++++ Information given

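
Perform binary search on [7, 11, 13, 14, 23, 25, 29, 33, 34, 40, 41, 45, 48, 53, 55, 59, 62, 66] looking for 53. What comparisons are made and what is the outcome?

Binary search for 53 in [7, 11, 13, 14, 23, 25, 29, 33, 34, 40, 41, 45, 48, 53, 55, 59, 62, 66]:

lo=0, hi=17, mid=8, arr[mid]=34 -> 34 < 53, search right half
lo=9, hi=17, mid=13, arr[mid]=53 -> Found target at index 13!

Binary search finds 53 at index 13 after 2 comparisons. The search repeatedly halves the search space by comparing with the middle element.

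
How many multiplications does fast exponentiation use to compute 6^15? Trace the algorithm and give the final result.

Computing 6^15 by squaring (build up from 6^1; each line after the first costs one multiplication):

6^1 = 6
6^2 = (6^1)^2 = 6^2 = 36
6^3 = 6 * 6^2 = 6 * 36 = 216
6^6 = (6^3)^2 = 216^2 = 46656
6^7 = 6 * 6^6 = 6 * 46656 = 279936
6^14 = (6^7)^2 = 279936^2 = 78364164096
6^15 = 6 * 6^14 = 6 * 78364164096 = 470184984576

Result: 470184984576
Multiplications needed: 6 (6 lines after 6^1)

6^15 = 470184984576. Using exponentiation by squaring, this requires 6 multiplications. The key idea: if the exponent is even, square the half-power; if odd, multiply by the base once.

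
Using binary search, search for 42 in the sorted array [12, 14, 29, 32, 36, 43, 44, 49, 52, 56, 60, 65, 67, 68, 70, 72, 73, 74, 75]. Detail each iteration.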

++++++++

What the task asks:
Could you retype all of the entries, leaving every character unchanged?

Answer section:
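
Perform binary search on [7, 11, 13, 14, 23, 25, 29, 33, 34, 40, 41, 45, 48, 53, 55, 59, 62, 66] looking for 53. What comparisons are made and what is the outcome?

Binary search for 53 in [7, 11, 13, 14, 23, 25, 29, 33, 34, 40, 41, 45, 48, 53, 55, 59, 62, 66]:

lo=0, hi=17, mid=8, arr[mid]=34 -> 34 < 53, search right half
lo=9, hi=17, mid=13, arr[mid]=53 -> Found target at index 13!

Binary search finds 53 at index 13 after 2 comparisons. The search repeatedly halves the search space by comparing with the middle element.

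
How many multiplications does fast exponentiation use to compute 6^15? Trace the algorithm and give the final result.

Computing 6^15 by squaring (build up from 6^1; each line after the first costs one multiplication):

6^1 = 6
6^2 = (6^1)^2 = 6^2 = 36
6^3 = 6 * 6^2 = 6 * 36 = 216
6^6 = (6^3)^2 = 216^2 = 46656
6^7 = 6 * 6^6 = 6 * 46656 = 279936
6^14 = (6^7)^2 = 279936^2 = 78364164096
6^15 = 6 * 6^14 = 6 * 78364164096 = 470184984576

Result: 470184984576
Multiplications needed: 6 (6 lines after 6^1)

6^15 = 470184984576. Using exponentiation by squaring, this requires 6 multiplications. The key idea: if the exponent is even, square the half-power; if odd, multiply by the base once.

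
Using binary search, search for 42 in the sorted array [12, 14, 29, 32, 36, 43, 44, 49, 52, 56, 60, 65, 67, 68, 70, 72, 73, 74, 75]. Detail each iteration.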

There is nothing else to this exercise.